*** Opening of INPUT RECORDS ***

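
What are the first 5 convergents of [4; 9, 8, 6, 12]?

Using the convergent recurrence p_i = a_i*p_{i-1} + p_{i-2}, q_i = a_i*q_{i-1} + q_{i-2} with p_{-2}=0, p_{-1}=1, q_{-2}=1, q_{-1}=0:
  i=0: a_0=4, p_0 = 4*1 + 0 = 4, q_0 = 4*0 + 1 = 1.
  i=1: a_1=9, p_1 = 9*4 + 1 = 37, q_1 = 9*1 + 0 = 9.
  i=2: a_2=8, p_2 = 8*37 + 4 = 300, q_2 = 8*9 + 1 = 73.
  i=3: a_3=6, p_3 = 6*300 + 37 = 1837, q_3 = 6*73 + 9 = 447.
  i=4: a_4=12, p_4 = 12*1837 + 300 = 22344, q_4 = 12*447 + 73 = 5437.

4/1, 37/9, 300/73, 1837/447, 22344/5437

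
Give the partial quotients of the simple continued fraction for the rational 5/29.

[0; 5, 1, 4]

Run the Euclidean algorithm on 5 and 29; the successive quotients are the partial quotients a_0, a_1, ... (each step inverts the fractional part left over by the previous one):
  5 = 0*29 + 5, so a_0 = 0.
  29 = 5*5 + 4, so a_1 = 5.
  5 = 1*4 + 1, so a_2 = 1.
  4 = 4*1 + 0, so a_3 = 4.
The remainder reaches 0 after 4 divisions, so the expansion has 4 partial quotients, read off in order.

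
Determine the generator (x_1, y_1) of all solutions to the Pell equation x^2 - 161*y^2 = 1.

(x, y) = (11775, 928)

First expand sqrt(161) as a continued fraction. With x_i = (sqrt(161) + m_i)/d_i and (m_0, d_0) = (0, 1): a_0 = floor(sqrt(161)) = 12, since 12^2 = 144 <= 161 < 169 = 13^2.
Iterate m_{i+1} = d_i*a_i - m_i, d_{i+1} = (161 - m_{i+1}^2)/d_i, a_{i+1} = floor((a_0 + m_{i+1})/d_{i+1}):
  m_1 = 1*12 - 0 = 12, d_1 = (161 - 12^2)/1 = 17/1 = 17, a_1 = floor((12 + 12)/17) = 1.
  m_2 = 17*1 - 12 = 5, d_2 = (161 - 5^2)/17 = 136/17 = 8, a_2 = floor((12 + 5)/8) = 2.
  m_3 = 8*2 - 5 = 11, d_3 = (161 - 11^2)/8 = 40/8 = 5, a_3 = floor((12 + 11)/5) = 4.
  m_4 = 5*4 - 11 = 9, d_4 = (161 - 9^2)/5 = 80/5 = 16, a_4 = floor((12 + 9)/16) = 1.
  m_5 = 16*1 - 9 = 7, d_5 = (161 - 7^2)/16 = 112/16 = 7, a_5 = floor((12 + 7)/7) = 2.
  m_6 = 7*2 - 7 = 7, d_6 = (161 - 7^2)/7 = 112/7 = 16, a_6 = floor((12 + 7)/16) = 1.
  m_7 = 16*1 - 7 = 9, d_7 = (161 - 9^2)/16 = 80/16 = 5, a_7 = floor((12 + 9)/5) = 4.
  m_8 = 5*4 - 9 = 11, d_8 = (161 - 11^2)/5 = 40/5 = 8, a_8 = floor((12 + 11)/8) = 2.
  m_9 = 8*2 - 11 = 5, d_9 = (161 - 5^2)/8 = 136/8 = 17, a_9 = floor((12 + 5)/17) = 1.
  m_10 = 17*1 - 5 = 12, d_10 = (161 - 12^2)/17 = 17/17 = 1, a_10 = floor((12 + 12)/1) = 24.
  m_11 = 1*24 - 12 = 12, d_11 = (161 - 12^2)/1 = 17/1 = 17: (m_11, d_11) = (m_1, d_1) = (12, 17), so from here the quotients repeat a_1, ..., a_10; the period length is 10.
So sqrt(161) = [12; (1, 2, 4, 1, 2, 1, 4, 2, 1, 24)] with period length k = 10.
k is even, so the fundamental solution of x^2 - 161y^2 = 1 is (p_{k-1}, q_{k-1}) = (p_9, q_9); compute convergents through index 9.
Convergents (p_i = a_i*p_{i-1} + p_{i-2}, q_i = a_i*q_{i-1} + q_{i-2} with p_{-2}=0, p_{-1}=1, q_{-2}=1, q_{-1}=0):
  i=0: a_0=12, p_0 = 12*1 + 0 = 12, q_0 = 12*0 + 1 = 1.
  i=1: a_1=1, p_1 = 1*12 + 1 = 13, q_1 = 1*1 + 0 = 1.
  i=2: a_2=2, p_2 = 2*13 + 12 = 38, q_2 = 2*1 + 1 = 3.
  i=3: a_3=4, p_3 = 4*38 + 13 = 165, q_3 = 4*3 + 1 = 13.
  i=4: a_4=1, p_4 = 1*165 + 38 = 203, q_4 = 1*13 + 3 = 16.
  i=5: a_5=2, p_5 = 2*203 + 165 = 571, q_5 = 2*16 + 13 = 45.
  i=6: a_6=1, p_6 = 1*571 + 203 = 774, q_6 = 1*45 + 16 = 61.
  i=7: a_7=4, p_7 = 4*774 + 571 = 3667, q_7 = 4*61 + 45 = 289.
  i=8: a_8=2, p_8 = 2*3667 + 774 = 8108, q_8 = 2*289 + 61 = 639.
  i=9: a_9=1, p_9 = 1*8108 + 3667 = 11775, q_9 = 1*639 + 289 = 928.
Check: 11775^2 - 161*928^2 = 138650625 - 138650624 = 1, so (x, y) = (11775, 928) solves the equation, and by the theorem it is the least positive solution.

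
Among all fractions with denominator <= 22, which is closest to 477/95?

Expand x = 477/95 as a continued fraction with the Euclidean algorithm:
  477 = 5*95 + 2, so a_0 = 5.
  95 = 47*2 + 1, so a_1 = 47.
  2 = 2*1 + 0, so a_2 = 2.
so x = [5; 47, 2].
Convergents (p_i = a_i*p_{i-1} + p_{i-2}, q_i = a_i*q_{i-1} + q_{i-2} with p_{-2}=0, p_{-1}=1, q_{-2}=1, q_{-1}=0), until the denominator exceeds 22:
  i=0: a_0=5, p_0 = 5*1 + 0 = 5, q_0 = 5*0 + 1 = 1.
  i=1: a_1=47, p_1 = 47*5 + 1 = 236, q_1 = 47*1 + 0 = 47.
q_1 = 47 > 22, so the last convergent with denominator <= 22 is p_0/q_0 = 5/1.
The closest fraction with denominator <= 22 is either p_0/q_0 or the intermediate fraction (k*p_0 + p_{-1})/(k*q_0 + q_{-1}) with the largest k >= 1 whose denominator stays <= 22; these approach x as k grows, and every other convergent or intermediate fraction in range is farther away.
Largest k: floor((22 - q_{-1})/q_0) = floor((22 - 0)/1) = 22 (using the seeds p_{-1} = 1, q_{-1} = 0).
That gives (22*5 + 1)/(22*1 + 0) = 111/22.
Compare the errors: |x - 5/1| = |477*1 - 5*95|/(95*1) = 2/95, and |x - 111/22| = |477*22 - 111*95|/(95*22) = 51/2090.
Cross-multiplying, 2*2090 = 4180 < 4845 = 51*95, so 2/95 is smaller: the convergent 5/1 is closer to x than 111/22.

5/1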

*** Close of INPUT RECORDS ***

▶ **ABOUT THIS TASK**
Find the number of lines in the records that contain "denominator", and write that number only.

▶ **REPLY TO THE TASK**
4